The task >> Output each line of the data word for word, from the first through the line that holds "err_2 = 5.4936e-04, err_3", and leave off whatever follows.
______
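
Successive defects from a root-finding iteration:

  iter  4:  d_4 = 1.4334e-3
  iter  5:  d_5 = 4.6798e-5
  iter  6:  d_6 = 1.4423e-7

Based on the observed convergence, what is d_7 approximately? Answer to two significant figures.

First estimate the order: p ≈ ln(d_6/d_5) / ln(d_5/d_4) = ln(1.4423e-7/4.6798e-5)/ln(4.6798e-5/1.4334e-3) = ln(0.00308197)/ln(0.0326482) ≈ 1.6897.
Then d_7 ≈ d_6·(d_6/d_5)^p = 1.4423e-7·(0.00308197)^1.6897 = 1.4423e-7·5.71312e-05 ≈ 8.24e-12.

8.2e-12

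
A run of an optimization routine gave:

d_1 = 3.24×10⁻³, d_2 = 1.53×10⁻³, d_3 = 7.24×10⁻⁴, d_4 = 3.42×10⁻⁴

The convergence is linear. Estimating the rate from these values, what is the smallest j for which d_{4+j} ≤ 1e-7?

Rate ρ ≈ d_4/d_3 = 3.42×10⁻⁴/7.24×10⁻⁴ = 0.4724.
After j more steps, d_{4+j} ≈ 3.42×10⁻⁴·ρ^j; need ρ^j ≤ 1e-7/3.42×10⁻⁴ = 0.000292398.
j ≥ ln(0.000292398)/ln(0.4724) = -8.1374/-0.74993 = 10.851.
So 11 more iterations are needed.

11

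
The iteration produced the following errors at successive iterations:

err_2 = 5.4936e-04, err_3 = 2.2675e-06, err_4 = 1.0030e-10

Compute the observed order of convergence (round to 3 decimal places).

p ≈ ln(err_4/err_3) / ln(err_3/err_2)
  = ln(1.0030e-10/2.2675e-06) / ln(2.2675e-06/5.4936e-04)
  = ln(4.42337e-05) / ln(0.00412753)
  = -10.026024 / -5.490076 ≈ 1.826209

1.826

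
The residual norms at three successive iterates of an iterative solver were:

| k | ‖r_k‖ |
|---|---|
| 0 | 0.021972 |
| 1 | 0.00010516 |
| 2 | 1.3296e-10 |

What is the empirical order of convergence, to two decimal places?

p ≈ ln(‖r_2‖/‖r_1‖) / ln(‖r_1‖/‖r_0‖)
  = ln(1.3296e-10/0.00010516) / ln(0.00010516/0.021972)
  = ln(1.26436e-06) / ln(0.00478609)
  = -13.58094 / -5.34204 ≈ 2.54228

2.54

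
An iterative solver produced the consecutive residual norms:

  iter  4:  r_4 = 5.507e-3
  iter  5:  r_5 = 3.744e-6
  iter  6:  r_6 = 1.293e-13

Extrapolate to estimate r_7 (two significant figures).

First estimate the order: p ≈ ln(r_6/r_5) / ln(r_5/r_4) = ln(1.293e-13/3.744e-6)/ln(3.744e-6/5.507e-3) = ln(3.45353e-08)/ln(0.000679862) ≈ 2.3557.
Then r_7 ≈ r_6·(r_6/r_5)^p = 1.293e-13·(3.45353e-08)^2.3557 = 1.293e-13·2.64476e-18 ≈ 3.42e-31.

3.4e-31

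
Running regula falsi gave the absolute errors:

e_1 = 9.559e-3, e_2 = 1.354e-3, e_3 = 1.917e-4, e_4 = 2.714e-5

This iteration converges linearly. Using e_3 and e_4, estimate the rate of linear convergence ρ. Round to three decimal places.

ρ ≈ e_4/e_3 = 2.714e-5/1.917e-4 = 0.14158

0.142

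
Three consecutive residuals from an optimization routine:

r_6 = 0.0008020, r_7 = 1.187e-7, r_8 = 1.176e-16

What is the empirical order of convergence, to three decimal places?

p ≈ ln(r_8/r_7) / ln(r_7/r_6)
  = ln(1.176e-16/1.187e-7) / ln(1.187e-7/0.0008020)
  = ln(9.90733e-10) / ln(0.000148005)
  = -20.732576 / -8.818265 ≈ 2.351095

2.351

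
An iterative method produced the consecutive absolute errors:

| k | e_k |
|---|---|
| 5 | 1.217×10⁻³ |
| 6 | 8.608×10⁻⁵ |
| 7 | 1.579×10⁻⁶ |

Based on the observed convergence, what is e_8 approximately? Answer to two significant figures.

First estimate the order: p ≈ ln(e_7/e_6) / ln(e_6/e_5) = ln(1.579×10⁻⁶/8.608×10⁻⁵)/ln(8.608×10⁻⁵/1.217×10⁻³) = ln(0.0183434)/ln(0.0707313) ≈ 1.5095.
Then e_8 ≈ e_7·(e_7/e_6)^p = 1.579×10⁻⁶·(0.0183434)^1.5095 = 1.579×10⁻⁶·0.00239179 ≈ 3.777e-09.

3.8e-9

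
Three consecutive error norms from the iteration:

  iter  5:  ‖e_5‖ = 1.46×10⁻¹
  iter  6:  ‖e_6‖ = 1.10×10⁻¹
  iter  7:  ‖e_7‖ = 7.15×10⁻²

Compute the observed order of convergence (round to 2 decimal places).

1.52

p ≈ ln(‖e_7‖/‖e_6‖) / ln(‖e_6‖/‖e_5‖)
  = ln(7.15×10⁻²/1.10×10⁻¹) / ln(1.10×10⁻¹/1.46×10⁻¹)
  = ln(0.65) / ln(0.753425)
  = -0.43078 / -0.28313 ≈ 1.52149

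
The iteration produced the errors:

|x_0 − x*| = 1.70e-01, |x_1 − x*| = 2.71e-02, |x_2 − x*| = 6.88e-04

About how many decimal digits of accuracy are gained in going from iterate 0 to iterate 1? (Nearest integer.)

1

Digits gained ≈ log₁₀(|x_0 − x*|/|x_1 − x*|) = log₁₀(1.70e-01/2.71e-02) = log₁₀(6.27306) ≈ 0.797.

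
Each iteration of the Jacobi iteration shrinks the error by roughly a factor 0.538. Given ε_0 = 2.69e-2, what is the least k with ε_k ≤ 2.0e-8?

23

After k steps, ε_k ≈ 2.69e-2·0.538^k.
Need 0.538^k ≤ 2.0e-8/2.69e-2 = 7.43494e-07.
k ≥ ln(7.43494e-07)/ln(0.538) = -14.1119/-0.61990 = 22.765.
Smallest integer k = 23.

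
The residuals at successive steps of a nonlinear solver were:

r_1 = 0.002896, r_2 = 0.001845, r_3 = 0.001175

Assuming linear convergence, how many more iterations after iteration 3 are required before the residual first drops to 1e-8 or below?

26

Rate ρ ≈ r_3/r_2 = 0.001175/0.001845 = 0.6369.
After j more steps, r_{3+j} ≈ 0.001175·ρ^j; need ρ^j ≤ 1e-8/0.001175 = 8.51064e-06.
j ≥ ln(8.51064e-06)/ln(0.6369) = -11.6742/-0.45114 = 25.877.
So 26 more iterations are needed.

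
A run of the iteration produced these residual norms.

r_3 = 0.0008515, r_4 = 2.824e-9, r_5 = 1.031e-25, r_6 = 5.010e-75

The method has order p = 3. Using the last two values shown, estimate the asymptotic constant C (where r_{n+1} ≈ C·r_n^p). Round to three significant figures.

4.57

C ≈ r_6 / r_5^3
  = 5.010e-75 / (1.031e-25)^3
  = 5.010e-75 / 1.09591e-75 ≈ 4.5715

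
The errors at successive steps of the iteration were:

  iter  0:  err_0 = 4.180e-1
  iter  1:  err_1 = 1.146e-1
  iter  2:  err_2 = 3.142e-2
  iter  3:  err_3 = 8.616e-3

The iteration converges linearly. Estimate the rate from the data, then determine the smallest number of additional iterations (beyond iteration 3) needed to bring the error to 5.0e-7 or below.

8

Rate ρ ≈ err_3/err_2 = 8.616e-3/3.142e-2 = 0.2742.
After j more steps, err_{3+j} ≈ 8.616e-3·ρ^j; need ρ^j ≤ 5.0e-7/8.616e-3 = 5.80316e-05.
j ≥ ln(5.80316e-05)/ln(0.2742) = -9.7545/-1.29390 = 7.539.
So 8 more iterations are needed.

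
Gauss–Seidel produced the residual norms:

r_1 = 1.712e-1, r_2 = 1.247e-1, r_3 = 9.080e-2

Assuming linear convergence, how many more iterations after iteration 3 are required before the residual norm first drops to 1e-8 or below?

Rate ρ ≈ r_3/r_2 = 9.080e-2/1.247e-1 = 0.7281.
After j more steps, r_{3+j} ≈ 9.080e-2·ρ^j; need ρ^j ≤ 1e-8/9.080e-2 = 1.10132e-07.
j ≥ ln(1.10132e-07)/ln(0.7281) = -16.0216/-0.31732 = 50.490.
So 51 more iterations are needed.

51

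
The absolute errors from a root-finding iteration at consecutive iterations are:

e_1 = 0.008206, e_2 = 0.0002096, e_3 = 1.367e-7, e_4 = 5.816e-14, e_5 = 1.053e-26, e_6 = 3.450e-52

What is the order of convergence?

2

Consecutive ratios: e_6/e_5 = 3.450e-52/1.053e-26 = 3.27635e-26, e_5/e_4 = 1.053e-26/5.816e-14 = 1.81052e-13.
p ≈ ln(3.27635e-26)/ln(1.81052e-13) = -58.6805/-29.3400 ≈ 2.00.
So the convergence is quadratic (order 2).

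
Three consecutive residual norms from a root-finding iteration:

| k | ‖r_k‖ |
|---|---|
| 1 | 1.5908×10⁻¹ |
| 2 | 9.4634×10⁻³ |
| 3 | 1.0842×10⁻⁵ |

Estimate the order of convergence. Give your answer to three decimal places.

2.400

p ≈ ln(‖r_3‖/‖r_2‖) / ln(‖r_2‖/‖r_1‖)
  = ln(1.0842×10⁻⁵/9.4634×10⁻³) / ln(9.4634×10⁻³/1.5908×10⁻¹)
  = ln(0.00114568) / ln(0.0594883)
  = -6.771757 / -2.821976 ≈ 2.399651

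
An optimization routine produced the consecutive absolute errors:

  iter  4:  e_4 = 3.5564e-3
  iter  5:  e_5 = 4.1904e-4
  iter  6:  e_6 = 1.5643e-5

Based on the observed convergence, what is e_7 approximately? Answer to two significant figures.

First estimate the order: p ≈ ln(e_6/e_5) / ln(e_5/e_4) = ln(1.5643e-5/4.1904e-4)/ln(4.1904e-4/3.5564e-3) = ln(0.0373306)/ln(0.117827) ≈ 1.5375.
Then e_7 ≈ e_6·(e_6/e_5)^p = 1.5643e-5·(0.0373306)^1.5375 = 1.5643e-5·0.00637602 ≈ 9.974e-08.

1.0e-7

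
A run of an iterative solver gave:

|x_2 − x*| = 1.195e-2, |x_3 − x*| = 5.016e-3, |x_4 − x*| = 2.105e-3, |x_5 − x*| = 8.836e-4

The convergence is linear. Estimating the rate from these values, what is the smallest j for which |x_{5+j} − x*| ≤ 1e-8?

Rate ρ ≈ |x_5 − x*|/|x_4 − x*| = 8.836e-4/2.105e-3 = 0.4198.
After j more steps, |x_{5+j} − x*| ≈ 8.836e-4·ρ^j; need ρ^j ≤ 1e-8/8.836e-4 = 1.13173e-05.
j ≥ ln(1.13173e-05)/ln(0.4198) = -11.3892/-0.86798 = 13.122.
So 14 more iterations are needed.

14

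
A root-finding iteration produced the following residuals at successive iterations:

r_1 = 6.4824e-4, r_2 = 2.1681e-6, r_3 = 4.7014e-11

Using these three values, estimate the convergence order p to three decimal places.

1.884

p ≈ ln(r_3/r_2) / ln(r_2/r_1)
  = ln(4.7014e-11/2.1681e-6) / ln(2.1681e-6/6.4824e-4)
  = ln(2.16844e-05) / ln(0.00334459)
  = -10.738917 / -5.700411 ≈ 1.883885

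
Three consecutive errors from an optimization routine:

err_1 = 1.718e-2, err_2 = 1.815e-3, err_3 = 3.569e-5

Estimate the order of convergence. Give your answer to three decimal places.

p ≈ ln(err_3/err_2) / ln(err_2/err_1)
  = ln(3.569e-5/1.815e-3) / ln(1.815e-3/1.718e-2)
  = ln(0.0196639) / ln(0.105646)
  = -3.928971 / -2.247661 ≈ 1.748027

1.748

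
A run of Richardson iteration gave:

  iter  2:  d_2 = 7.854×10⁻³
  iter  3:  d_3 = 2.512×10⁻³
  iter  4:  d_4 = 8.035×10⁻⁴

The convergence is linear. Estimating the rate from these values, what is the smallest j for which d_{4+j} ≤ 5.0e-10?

13

Rate ρ ≈ d_4/d_3 = 8.035×10⁻⁴/2.512×10⁻³ = 0.3199.
After j more steps, d_{4+j} ≈ 8.035×10⁻⁴·ρ^j; need ρ^j ≤ 5.0e-10/8.035×10⁻⁴ = 6.22278e-07.
j ≥ ln(6.22278e-07)/ln(0.3199) = -14.2899/-1.13975 = 12.538.
So 13 more iterations are needed.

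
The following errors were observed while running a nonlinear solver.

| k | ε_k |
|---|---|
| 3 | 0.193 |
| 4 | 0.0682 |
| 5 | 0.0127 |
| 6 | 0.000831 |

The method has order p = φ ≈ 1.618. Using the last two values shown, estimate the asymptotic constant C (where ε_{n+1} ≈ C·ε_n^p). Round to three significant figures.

0.972

C ≈ ε_6 / ε_5^1.618
  = 0.000831 / (0.0127)^1.618
  = 0.000831 / 0.000854977 ≈ 0.97196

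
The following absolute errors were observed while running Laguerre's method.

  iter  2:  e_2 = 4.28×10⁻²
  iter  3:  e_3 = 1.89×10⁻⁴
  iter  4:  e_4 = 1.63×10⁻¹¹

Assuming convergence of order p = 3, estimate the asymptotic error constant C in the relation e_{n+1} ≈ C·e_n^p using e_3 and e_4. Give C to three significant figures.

2.41

C ≈ e_4 / e_3^3
  = 1.63×10⁻¹¹ / (1.89×10⁻⁴)^3
  = 1.63×10⁻¹¹ / 6.75127e-12 ≈ 2.4144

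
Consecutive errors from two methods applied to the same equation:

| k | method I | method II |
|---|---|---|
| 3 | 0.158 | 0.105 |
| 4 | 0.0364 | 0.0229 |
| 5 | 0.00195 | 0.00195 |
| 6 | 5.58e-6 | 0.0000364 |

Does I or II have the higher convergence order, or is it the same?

I

Method I: p ≈ ln(5.58e-6/0.00195)/ln(0.00195/0.0364) ≈ 2.00.
Method II: p ≈ ln(0.0000364/0.00195)/ln(0.00195/0.0229) ≈ 1.62.
Method I has the higher order (≈2.0 vs ≈1.6).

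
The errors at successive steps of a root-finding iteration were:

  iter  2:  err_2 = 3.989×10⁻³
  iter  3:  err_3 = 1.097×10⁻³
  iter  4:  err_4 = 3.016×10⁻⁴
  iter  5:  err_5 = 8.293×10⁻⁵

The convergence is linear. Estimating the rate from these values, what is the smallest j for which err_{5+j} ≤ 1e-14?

18

Rate ρ ≈ err_5/err_4 = 8.293×10⁻⁵/3.016×10⁻⁴ = 0.2750.
After j more steps, err_{5+j} ≈ 8.293×10⁻⁵·ρ^j; need ρ^j ≤ 1e-14/8.293×10⁻⁵ = 1.20584e-10.
j ≥ ln(1.20584e-10)/ln(0.2750) = -22.8387/-1.29098 = 17.691.
So 18 more iterations are needed.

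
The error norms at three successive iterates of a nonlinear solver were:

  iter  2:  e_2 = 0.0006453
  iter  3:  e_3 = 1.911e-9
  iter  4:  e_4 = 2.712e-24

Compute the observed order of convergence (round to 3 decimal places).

p ≈ ln(e_4/e_3) / ln(e_3/e_2)
  = ln(2.712e-24/1.911e-9) / ln(1.911e-9/0.0006453)
  = ln(1.41915e-15) / ln(2.96141e-06)
  = -34.188718 / -12.729845 ≈ 2.685714

2.686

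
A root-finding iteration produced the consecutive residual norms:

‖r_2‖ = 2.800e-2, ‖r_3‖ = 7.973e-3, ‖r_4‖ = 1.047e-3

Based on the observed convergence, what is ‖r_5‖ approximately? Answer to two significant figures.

First estimate the order: p ≈ ln(‖r_4‖/‖r_3‖) / ln(‖r_3‖/‖r_2‖) = ln(1.047e-3/7.973e-3)/ln(7.973e-3/2.800e-2) = ln(0.131318)/ln(0.28475) ≈ 1.6162.
Then ‖r_5‖ ≈ ‖r_4‖·(‖r_4‖/‖r_3‖)^p = 1.047e-3·(0.131318)^1.6162 = 1.047e-3·0.0375868 ≈ 3.935e-05.

3.9e-5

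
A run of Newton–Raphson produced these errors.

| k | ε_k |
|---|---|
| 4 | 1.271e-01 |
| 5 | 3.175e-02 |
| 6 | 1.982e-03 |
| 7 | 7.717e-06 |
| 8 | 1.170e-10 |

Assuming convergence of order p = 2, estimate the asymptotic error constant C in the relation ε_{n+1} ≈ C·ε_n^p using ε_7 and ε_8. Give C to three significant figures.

1.96

C ≈ ε_8 / ε_7^2
  = 1.170e-10 / (7.717e-06)^2
  = 1.170e-10 / 5.95521e-11 ≈ 1.9647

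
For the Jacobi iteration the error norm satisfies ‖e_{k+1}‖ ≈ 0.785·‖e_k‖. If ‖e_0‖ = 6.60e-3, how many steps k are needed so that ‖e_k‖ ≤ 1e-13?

After k steps, ‖e_k‖ ≈ 6.60e-3·0.785^k.
Need 0.785^k ≤ 1e-13/6.60e-3 = 1.51515e-11.
k ≥ ln(1.51515e-11)/ln(0.785) = -24.9129/-0.24207 = 102.916.
Smallest integer k = 103.

103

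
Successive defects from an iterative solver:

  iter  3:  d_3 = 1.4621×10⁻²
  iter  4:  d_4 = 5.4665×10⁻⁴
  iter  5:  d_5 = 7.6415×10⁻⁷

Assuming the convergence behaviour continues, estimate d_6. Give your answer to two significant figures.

First estimate the order: p ≈ ln(d_5/d_4) / ln(d_4/d_3) = ln(7.6415×10⁻⁷/5.4665×10⁻⁴)/ln(5.4665×10⁻⁴/1.4621×10⁻²) = ln(0.00139788)/ln(0.037388) ≈ 2.0000.
Then d_6 ≈ d_5·(d_5/d_4)^p = 7.6415×10⁻⁷·(0.00139788)^2.0000 = 7.6415×10⁻⁷·1.95407e-06 ≈ 1.493e-12.

1.5e-12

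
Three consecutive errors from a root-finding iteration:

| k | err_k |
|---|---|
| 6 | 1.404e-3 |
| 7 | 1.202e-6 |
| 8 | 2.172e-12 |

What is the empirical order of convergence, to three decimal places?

1.872

p ≈ ln(err_8/err_7) / ln(err_7/err_6)
  = ln(2.172e-12/1.202e-6) / ln(1.202e-6/1.404e-3)
  = ln(1.80699e-06) / ln(0.000856125)
  = -13.223848 / -7.063094 ≈ 1.872246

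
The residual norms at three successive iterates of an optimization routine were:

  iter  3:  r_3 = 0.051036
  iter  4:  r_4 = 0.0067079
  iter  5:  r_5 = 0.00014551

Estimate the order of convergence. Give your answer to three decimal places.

p ≈ ln(r_5/r_4) / ln(r_4/r_3)
  = ln(0.00014551/0.0067079) / ln(0.0067079/0.051036)
  = ln(0.0216923) / ln(0.131435)
  = -3.830798 / -2.029243 ≈ 1.887797

1.888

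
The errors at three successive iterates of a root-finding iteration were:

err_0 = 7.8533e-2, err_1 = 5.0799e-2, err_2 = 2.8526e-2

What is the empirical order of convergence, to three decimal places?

1.325

p ≈ ln(err_2/err_1) / ln(err_1/err_0)
  = ln(2.8526e-2/5.0799e-2) / ln(5.0799e-2/7.8533e-2)
  = ln(0.561546) / ln(0.646849)
  = -0.577062 / -0.435642 ≈ 1.324624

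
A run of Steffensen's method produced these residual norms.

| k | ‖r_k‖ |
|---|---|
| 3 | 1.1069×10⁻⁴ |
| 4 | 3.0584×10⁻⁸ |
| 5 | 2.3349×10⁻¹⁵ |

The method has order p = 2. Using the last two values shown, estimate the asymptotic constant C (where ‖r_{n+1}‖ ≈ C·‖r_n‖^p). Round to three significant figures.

C ≈ ‖r_5‖ / ‖r_4‖^2
  = 2.3349×10⁻¹⁵ / (3.0584×10⁻⁸)^2
  = 2.3349×10⁻¹⁵ / 9.35381e-16 ≈ 2.4962

2.50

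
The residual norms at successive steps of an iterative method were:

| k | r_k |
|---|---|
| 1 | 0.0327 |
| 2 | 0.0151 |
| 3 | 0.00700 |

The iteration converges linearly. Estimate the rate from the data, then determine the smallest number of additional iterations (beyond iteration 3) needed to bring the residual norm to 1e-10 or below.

24

Rate ρ ≈ r_3/r_2 = 0.00700/0.0151 = 0.4636.
After j more steps, r_{3+j} ≈ 0.00700·ρ^j; need ρ^j ≤ 1e-10/0.00700 = 1.42857e-08.
j ≥ ln(1.42857e-08)/ln(0.4636) = -18.0640/-0.76873 = 23.498.
So 24 more iterations are needed.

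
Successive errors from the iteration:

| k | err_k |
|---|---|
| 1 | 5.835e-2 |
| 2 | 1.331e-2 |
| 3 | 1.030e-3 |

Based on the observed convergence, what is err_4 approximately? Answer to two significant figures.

First estimate the order: p ≈ ln(err_3/err_2) / ln(err_2/err_1) = ln(1.030e-3/1.331e-2)/ln(1.331e-2/5.835e-2) = ln(0.0773854)/ln(0.228106) ≈ 1.7314.
Then err_4 ≈ err_3·(err_3/err_2)^p = 1.030e-3·(0.0773854)^1.7314 = 1.030e-3·0.0119076 ≈ 1.226e-05.

1.2e-5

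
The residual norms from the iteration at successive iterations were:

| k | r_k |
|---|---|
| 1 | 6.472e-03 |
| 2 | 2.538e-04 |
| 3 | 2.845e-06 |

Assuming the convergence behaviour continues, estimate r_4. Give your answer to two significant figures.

5.6e-9

First estimate the order: p ≈ ln(r_3/r_2) / ln(r_2/r_1) = ln(2.845e-06/2.538e-04)/ln(2.538e-04/6.472e-03) = ln(0.0112096)/ln(0.0392151) ≈ 1.3867.
Then r_4 ≈ r_3·(r_3/r_2)^p = 2.845e-06·(0.0112096)^1.3867 = 2.845e-06·0.00197409 ≈ 5.616e-09.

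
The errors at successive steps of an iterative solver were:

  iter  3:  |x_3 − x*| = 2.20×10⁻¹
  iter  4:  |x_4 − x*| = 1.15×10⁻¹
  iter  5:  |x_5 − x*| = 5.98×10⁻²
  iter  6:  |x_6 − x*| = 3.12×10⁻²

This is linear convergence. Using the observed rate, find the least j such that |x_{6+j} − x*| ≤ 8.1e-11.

31

Rate ρ ≈ |x_6 − x*|/|x_5 − x*| = 3.12×10⁻²/5.98×10⁻² = 0.5217.
After j more steps, |x_{6+j} − x*| ≈ 3.12×10⁻²·ρ^j; need ρ^j ≤ 8.1e-11/3.12×10⁻² = 2.59615e-09.
j ≥ ln(2.59615e-09)/ln(0.5217) = -19.7692/-0.65066 = 30.383.
So 31 more iterations are needed.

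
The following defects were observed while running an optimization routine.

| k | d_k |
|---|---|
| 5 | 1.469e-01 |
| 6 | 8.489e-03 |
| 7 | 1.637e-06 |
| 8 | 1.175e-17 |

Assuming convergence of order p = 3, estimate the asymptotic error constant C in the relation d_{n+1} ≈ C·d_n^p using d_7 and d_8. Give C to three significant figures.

C ≈ d_8 / d_7^3
  = 1.175e-17 / (1.637e-06)^3
  = 1.175e-17 / 4.38678e-18 ≈ 2.6785

2.68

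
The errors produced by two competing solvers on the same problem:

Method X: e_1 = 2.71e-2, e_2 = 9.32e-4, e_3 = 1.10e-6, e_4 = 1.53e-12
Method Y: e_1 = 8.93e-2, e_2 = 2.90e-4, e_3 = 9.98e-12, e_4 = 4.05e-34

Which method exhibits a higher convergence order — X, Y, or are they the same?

Y

Method X: p ≈ ln(1.53e-12/1.10e-6)/ln(1.10e-6/9.32e-4) ≈ 2.00.
Method Y: p ≈ ln(4.05e-34/9.98e-12)/ln(9.98e-12/2.90e-4) ≈ 3.00.
Method Y has the higher order (≈3.0 vs ≈2.0).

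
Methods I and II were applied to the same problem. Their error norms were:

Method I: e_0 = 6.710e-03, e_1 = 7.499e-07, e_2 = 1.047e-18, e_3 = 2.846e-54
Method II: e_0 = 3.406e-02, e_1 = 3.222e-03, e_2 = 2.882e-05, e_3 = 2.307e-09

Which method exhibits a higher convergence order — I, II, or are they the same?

Method I: p ≈ ln(2.846e-54/1.047e-18)/ln(1.047e-18/7.499e-07) ≈ 3.00.
Method II: p ≈ ln(2.307e-09/2.882e-05)/ln(2.882e-05/3.222e-03) ≈ 2.00.
Method I has the higher order (≈3.0 vs ≈2.0).

I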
______
Reply to the task >>
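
Successive defects from a root-finding iteration:

  iter  4:  d_4 = 1.4334e-3
  iter  5:  d_5 = 4.6798e-5
  iter  6:  d_6 = 1.4423e-7

Based on the observed convergence, what is d_7 approximately? Answer to two significant figures.

First estimate the order: p ≈ ln(d_6/d_5) / ln(d_5/d_4) = ln(1.4423e-7/4.6798e-5)/ln(4.6798e-5/1.4334e-3) = ln(0.00308197)/ln(0.0326482) ≈ 1.6897.
Then d_7 ≈ d_6·(d_6/d_5)^p = 1.4423e-7·(0.00308197)^1.6897 = 1.4423e-7·5.71312e-05 ≈ 8.24e-12.

8.2e-12

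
A run of an optimization routine gave:

d_1 = 3.24×10⁻³, d_2 = 1.53×10⁻³, d_3 = 7.24×10⁻⁴, d_4 = 3.42×10⁻⁴

The convergence is linear. Estimating the rate from these values, what is the smallest j for which d_{4+j} ≤ 1e-7?

Rate ρ ≈ d_4/d_3 = 3.42×10⁻⁴/7.24×10⁻⁴ = 0.4724.
After j more steps, d_{4+j} ≈ 3.42×10⁻⁴·ρ^j; need ρ^j ≤ 1e-7/3.42×10⁻⁴ = 0.000292398.
j ≥ ln(0.000292398)/ln(0.4724) = -8.1374/-0.74993 = 10.851.
So 11 more iterations are needed.

11

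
The iteration produced the following errors at successive iterations:

err_2 = 5.4936e-04, err_3 = 2.2675e-06, err_4 = 1.0030e-10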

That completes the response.